The task — Copy all of the data below exactly as it is given.

Data section —
=== Section Start ===

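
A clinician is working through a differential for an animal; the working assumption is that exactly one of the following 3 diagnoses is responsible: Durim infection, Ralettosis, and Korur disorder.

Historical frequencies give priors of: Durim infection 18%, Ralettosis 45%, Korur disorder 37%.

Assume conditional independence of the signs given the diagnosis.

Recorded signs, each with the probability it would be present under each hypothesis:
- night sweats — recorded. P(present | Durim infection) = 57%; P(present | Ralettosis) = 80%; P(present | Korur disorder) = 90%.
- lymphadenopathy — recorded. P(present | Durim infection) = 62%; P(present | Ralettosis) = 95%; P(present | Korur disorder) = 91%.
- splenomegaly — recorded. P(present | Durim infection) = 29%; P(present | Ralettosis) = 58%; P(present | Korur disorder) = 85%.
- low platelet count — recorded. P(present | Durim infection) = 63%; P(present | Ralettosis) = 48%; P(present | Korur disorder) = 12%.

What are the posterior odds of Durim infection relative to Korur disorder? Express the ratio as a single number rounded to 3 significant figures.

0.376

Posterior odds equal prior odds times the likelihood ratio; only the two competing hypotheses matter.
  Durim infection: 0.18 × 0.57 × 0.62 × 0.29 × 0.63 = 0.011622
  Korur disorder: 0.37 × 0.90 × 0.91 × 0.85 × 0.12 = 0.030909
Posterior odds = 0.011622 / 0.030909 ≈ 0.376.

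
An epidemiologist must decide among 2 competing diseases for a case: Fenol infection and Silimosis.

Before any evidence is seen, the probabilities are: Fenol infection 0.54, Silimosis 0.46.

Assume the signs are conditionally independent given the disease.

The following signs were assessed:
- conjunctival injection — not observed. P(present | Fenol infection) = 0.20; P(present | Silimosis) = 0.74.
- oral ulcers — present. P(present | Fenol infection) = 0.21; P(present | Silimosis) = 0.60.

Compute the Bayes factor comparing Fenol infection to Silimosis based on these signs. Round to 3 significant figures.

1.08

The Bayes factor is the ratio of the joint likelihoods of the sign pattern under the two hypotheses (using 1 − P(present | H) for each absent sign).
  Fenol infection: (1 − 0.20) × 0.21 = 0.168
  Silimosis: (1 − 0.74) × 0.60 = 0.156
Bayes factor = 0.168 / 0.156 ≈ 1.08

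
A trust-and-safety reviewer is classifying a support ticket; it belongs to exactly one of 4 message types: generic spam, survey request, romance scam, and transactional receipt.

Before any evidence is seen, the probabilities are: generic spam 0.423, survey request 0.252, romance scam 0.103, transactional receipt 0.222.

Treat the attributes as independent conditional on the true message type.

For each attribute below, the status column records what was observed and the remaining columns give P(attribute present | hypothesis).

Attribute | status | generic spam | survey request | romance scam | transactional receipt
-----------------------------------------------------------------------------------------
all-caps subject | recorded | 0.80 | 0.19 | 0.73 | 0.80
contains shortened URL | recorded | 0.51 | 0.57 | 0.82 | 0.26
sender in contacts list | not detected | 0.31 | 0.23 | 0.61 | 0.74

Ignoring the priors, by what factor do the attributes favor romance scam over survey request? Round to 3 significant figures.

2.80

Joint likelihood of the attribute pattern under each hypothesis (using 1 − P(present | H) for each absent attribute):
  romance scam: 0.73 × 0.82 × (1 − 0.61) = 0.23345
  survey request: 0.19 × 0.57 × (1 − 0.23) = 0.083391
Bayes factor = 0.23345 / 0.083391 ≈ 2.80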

=== Section End ===

Completed task —
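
A clinician is working through a differential for an animal; the working assumption is that exactly one of the following 3 diagnoses is responsible: Durim infection, Ralettosis, and Korur disorder.

Historical frequencies give priors of: Durim infection 18%, Ralettosis 45%, Korur disorder 37%.

Assume conditional independence of the signs given the diagnosis.

Recorded signs, each with the probability it would be present under each hypothesis:
- night sweats — recorded. P(present | Durim infection) = 57%; P(present | Ralettosis) = 80%; P(present | Korur disorder) = 90%.
- lymphadenopathy — recorded. P(present | Durim infection) = 62%; P(present | Ralettosis) = 95%; P(present | Korur disorder) = 91%.
- splenomegaly — recorded. P(present | Durim infection) = 29%; P(present | Ralettosis) = 58%; P(present | Korur disorder) = 85%.
- low platelet count — recorded. P(present | Durim infection) = 63%; P(present | Ralettosis) = 48%; P(present | Korur disorder) = 12%.

What are the posterior odds of Durim infection relative to Korur disorder? Express the ratio as a single number rounded to 3 significant figures.

0.376

Posterior odds equal prior odds times the likelihood ratio; only the two competing hypotheses matter.
  Durim infection: 0.18 × 0.57 × 0.62 × 0.29 × 0.63 = 0.011622
  Korur disorder: 0.37 × 0.90 × 0.91 × 0.85 × 0.12 = 0.030909
Posterior odds = 0.011622 / 0.030909 ≈ 0.376.

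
An epidemiologist must decide among 2 competing diseases for a case: Fenol infection and Silimosis.

Before any evidence is seen, the probabilities are: Fenol infection 0.54, Silimosis 0.46.

Assume the signs are conditionally independent given the disease.

The following signs were assessed:
- conjunctival injection — not observed. P(present | Fenol infection) = 0.20; P(present | Silimosis) = 0.74.
- oral ulcers — present. P(present | Fenol infection) = 0.21; P(present | Silimosis) = 0.60.

Compute the Bayes factor comparing Fenol infection to Silimosis based on these signs. Round to 3 significant figures.

1.08

The Bayes factor is the ratio of the joint likelihoods of the sign pattern under the two hypotheses (using 1 − P(present | H) for each absent sign).
  Fenol infection: (1 − 0.20) × 0.21 = 0.168
  Silimosis: (1 − 0.74) × 0.60 = 0.156
Bayes factor = 0.168 / 0.156 ≈ 1.08

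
A trust-and-safety reviewer is classifying a support ticket; it belongs to exactly one of 4 message types: generic spam, survey request, romance scam, and transactional receipt.

Before any evidence is seen, the probabilities are: generic spam 0.423, survey request 0.252, romance scam 0.103, transactional receipt 0.222.

Treat the attributes as independent conditional on the true message type.

For each attribute below, the status column records what was observed and the remaining columns give P(attribute present | hypothesis).

Attribute | status | generic spam | survey request | romance scam | transactional receipt
-----------------------------------------------------------------------------------------
all-caps subject | recorded | 0.80 | 0.19 | 0.73 | 0.80
contains shortened URL | recorded | 0.51 | 0.57 | 0.82 | 0.26
sender in contacts list | not detected | 0.31 | 0.23 | 0.61 | 0.74

Ignoring the priors, by what factor do the attributes favor romance scam over survey request? Round to 3 significant figures.

2.80

Joint likelihood of the attribute pattern under each hypothesis (using 1 − P(present | H) for each absent attribute):
  romance scam: 0.73 × 0.82 × (1 − 0.61) = 0.23345
  survey request: 0.19 × 0.57 × (1 − 0.23) = 0.083391
Bayes factor = 0.23345 / 0.083391 ≈ 2.80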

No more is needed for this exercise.